EXERCISE DETAILS —
Which lines in the records below contain the word "valuation"? Copy each one.

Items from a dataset
=== Begin Enclosure ===

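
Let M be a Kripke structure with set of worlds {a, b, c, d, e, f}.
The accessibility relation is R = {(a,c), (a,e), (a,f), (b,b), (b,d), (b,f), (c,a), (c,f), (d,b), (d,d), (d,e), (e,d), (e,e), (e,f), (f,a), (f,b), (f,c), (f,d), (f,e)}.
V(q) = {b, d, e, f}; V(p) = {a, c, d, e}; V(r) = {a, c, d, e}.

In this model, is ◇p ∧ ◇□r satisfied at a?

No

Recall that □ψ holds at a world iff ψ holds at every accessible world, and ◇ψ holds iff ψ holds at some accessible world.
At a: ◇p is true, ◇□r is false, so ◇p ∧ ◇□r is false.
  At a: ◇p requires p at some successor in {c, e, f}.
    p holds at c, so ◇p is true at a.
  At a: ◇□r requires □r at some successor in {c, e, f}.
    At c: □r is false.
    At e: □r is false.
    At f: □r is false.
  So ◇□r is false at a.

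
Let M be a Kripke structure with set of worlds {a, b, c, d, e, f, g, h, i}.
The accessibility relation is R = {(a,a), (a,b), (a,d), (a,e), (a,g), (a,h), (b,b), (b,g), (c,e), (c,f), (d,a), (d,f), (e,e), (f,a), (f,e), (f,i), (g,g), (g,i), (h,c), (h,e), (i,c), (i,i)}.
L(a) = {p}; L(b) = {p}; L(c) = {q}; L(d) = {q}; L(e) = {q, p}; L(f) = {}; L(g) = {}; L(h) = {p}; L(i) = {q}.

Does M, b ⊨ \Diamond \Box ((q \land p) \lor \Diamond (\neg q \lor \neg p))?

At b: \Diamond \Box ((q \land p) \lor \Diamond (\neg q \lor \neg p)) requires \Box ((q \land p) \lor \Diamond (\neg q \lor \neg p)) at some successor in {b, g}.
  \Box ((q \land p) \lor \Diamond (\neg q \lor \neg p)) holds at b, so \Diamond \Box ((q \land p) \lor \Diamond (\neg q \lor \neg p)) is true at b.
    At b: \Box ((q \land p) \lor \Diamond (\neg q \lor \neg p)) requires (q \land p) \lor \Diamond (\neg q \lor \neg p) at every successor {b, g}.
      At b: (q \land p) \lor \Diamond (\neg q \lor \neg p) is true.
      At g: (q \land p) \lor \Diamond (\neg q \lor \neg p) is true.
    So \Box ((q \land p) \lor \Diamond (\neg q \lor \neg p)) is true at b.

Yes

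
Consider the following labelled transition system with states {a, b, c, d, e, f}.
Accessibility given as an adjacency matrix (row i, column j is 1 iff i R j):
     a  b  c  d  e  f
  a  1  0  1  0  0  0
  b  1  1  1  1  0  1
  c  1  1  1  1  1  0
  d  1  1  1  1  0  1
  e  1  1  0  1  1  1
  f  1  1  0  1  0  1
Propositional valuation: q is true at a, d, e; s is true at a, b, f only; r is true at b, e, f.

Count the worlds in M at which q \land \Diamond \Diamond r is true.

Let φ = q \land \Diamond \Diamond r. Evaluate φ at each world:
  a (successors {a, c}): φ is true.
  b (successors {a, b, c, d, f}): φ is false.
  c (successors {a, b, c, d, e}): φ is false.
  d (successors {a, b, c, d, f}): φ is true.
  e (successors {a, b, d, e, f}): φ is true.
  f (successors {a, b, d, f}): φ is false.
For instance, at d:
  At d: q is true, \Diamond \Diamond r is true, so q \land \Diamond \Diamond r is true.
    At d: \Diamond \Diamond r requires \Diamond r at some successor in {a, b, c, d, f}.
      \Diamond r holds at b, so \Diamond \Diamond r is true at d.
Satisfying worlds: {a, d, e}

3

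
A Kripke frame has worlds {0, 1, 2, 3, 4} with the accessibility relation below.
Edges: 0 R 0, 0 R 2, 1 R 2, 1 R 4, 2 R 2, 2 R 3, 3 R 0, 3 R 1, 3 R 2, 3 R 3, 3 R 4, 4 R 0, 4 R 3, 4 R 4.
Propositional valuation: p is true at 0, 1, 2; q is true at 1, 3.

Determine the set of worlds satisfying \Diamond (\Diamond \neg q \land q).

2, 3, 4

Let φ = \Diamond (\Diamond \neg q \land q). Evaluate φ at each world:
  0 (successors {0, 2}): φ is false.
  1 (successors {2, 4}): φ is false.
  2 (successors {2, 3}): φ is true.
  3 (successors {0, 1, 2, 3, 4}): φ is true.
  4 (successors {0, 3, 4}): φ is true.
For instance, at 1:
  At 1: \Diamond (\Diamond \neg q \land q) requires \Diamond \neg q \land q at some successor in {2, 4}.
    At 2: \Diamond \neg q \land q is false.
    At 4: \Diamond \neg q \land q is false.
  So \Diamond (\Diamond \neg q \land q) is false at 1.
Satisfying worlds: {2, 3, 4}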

=== End Enclosure ===

ANSWER TO THE EXERCISE —
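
Propositional valuation: q is true at a, d, e; s is true at a, b, f only; r is true at b, e, f.
Propositional valuation: p is true at 0, 1, 2; q is true at 1, 3.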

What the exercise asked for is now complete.